# What you will do
The answer should be each line from the entries below that has the word "Consider" in it.

::::

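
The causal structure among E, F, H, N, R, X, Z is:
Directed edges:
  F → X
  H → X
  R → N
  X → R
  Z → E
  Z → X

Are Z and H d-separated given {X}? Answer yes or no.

Bayes-Ball from Z | {X} reaches {E,F,H}.
H ∈ reach(Z|{X}) ⇒ Z ⊥̸ H | {X}.

No — Z and H are d-connected given {X}.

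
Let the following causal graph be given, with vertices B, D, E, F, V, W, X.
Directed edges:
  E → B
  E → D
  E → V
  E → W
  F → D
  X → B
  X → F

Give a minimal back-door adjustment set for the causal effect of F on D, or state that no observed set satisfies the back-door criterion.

desc(F)\{F}={D}; candidates ⊆ {B,E,V,W,X}.
∅: F⊥D given ∅ in G with F→· removed — back-door holds.

F→D: minimal back-door set ∅.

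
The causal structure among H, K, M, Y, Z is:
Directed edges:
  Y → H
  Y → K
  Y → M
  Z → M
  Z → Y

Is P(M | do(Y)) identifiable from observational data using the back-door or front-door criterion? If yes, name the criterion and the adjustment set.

desc(Y)\{Y}={H,K,M}; candidates ⊆ {Z}.
size 0: {}; under {} Y still reaches {M,Z} ∋ M.
{Z}: Y⊥M given {Z} in G with Y→· removed — back-door holds.
P(M|do(Y)) = Σ_{Z} P(M|Y,Z)·P(Z).

P(M|do(Y)): backdoor, adjust for {Z}.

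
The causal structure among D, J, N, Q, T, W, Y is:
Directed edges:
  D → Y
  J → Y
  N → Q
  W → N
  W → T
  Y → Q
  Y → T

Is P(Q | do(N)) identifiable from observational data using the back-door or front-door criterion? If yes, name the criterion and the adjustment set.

desc(N)\{N}={Q}; candidates ⊆ {D,J,T,W,Y}.
∅: N⊥Q given ∅ in G with N→· removed — back-door holds.
P(Q|do(N)) = P(Q|N) — no adjustment needed.

P(Q|do(N)): backdoor, adjust for ∅.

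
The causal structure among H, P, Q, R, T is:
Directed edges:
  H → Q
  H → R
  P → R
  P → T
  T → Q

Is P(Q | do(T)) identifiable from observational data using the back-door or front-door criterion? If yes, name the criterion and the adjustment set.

P(Q|do(T)): backdoor, adjust for ∅.

desc(T)\{T}={Q}; candidates ⊆ {H,P,R}.
∅: T⊥Q given ∅ in G with T→· removed — back-door holds.
P(Q|do(T)) = P(Q|T) — no adjustment needed.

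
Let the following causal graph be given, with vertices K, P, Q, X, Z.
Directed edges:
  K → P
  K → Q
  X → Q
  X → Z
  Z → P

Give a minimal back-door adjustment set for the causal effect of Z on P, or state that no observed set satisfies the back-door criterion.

desc(Z)\{Z}={P}; candidates ⊆ {K,Q,X}.
∅: Z⊥P given ∅ in G with Z→· removed — back-door holds.

Z→P: minimal back-door set ∅.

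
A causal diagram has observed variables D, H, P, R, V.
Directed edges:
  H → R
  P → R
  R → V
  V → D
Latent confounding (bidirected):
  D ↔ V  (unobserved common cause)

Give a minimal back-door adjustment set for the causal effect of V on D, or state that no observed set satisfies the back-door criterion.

desc(V)\{V}={D}; candidates ⊆ {H,P,R}.
V↔D: latent back-door arc(s) into V.
size 0: {}; under {} V still reaches {D,H,P,R} ∋ D.
size 1: {H}, {P}, {R}; under {H} V still reaches {D,P,R} ∋ D.
size 2: {H,P}, {H,R}, {P,R}; under {H,P} V still reaches {D,R} ∋ D.
V↔D cannot be blocked by any observed set — no back-door set.

V→D: no observed back-door set.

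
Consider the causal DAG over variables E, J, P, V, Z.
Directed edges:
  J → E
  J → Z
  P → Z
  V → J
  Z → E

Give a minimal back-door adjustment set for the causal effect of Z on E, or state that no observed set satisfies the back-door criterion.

desc(Z)\{Z}={E}; candidates ⊆ {J,P,V}.
size 0: {}; under {} Z still reaches {E,J,P,V} ∋ E.
{J}: Z⊥E given {J} in G with Z→· removed — back-door holds.

Z→E: minimal back-door set {J}.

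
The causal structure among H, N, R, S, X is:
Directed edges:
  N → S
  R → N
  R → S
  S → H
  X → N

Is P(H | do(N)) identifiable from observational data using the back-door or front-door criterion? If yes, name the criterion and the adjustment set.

P(H|do(N)): backdoor, adjust for {R}.

desc(N)\{N}={H,S}; candidates ⊆ {R,X}.
size 0: {}; under {} N still reaches {H,R,S,X} ∋ H.
{R}: N⊥H given {R} in G with N→· removed — back-door holds.
P(H|do(N)) = Σ_{R} P(H|N,R)·P(R).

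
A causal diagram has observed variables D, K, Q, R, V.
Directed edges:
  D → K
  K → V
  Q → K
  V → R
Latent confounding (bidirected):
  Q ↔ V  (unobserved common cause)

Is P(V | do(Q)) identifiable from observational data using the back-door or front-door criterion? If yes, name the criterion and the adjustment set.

P(V|do(Q)): frontdoor, adjust for {K}.

desc(Q)\{Q}={K,R,V}; candidates ⊆ {D}.
Q↔V: latent back-door arc(s) into Q.
size 0: {}; under {} Q still reaches {R,V} ∋ V.
size 1: {D}; under {D} Q still reaches {R,V} ∋ V.
Q↔V cannot be blocked by any observed set — no back-door set.
{K}: (i) intercepts every directed Q→V path; (ii) no back-door Q→{K}; (iii) {Q} blocks every back-door {K}→V. Front-door holds.
P(V|do(Q)) = Σ_{K} P(K|Q) Σ_{Q'} P(V|K,Q')P(Q').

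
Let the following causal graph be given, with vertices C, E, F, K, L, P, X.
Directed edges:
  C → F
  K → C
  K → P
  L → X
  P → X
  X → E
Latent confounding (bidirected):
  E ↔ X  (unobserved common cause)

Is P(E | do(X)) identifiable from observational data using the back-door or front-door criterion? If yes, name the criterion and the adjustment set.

P(E|do(X)): not identifiable (no BD/FD set).

desc(X)\{X}={E}; candidates ⊆ {C,F,K,L,P}.
X↔E: latent back-door arc(s) into X.
size 0: {}; under {} X still reaches {C,E,F,K,L,P} ∋ E.
size 1: {C}, {F}, {K} …(+2); under {C} X still reaches {E,K,L,P} ∋ E.
size 2: {C,F}, {C,K}, {C,L} …(+7); under {C,F} X still reaches {E,K,L,P} ∋ E.
X↔E cannot be blocked by any observed set — no back-door set.
No mediator lies on a directed X→…→E path.
Neither criterion identifies P(E|do(X)) in this graph.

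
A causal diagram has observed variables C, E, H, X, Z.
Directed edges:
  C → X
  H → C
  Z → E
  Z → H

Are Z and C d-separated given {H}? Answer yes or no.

Bayes-Ball from Z | {H} reaches {E}.
C ∉ reach(Z|{H}) ⇒ Z ⊥ C | {H}.

Yes — Z ⊥ C | {H}.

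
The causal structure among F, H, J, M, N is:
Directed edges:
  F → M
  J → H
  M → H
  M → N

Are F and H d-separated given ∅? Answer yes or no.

No — F and H are d-connected given ∅.

Bayes-Ball from F | ∅ reaches {H,M,N}.
H ∈ reach(F|∅) ⇒ F ⊥̸ H | ∅.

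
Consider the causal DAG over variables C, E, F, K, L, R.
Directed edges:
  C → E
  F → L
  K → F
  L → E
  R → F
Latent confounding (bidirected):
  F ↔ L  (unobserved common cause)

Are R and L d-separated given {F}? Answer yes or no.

Bayes-Ball from R | {F} reaches {E,K,L}.
L ∈ reach(R|{F}) ⇒ R ⊥̸ L | {F}.

No — R and L are d-connected given {F}.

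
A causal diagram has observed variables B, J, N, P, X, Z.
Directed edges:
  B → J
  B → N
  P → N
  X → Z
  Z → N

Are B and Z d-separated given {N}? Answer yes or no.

Bayes-Ball from B | {N} reaches {J,P,X,Z}.
Z ∈ reach(B|{N}) ⇒ B ⊥̸ Z | {N}.

No — B and Z are d-connected given {N}.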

::::

# Written solution
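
Consider the causal DAG over variables E, J, P, V, Z.
Consider the causal DAG over variables C, E, F, K, L, R.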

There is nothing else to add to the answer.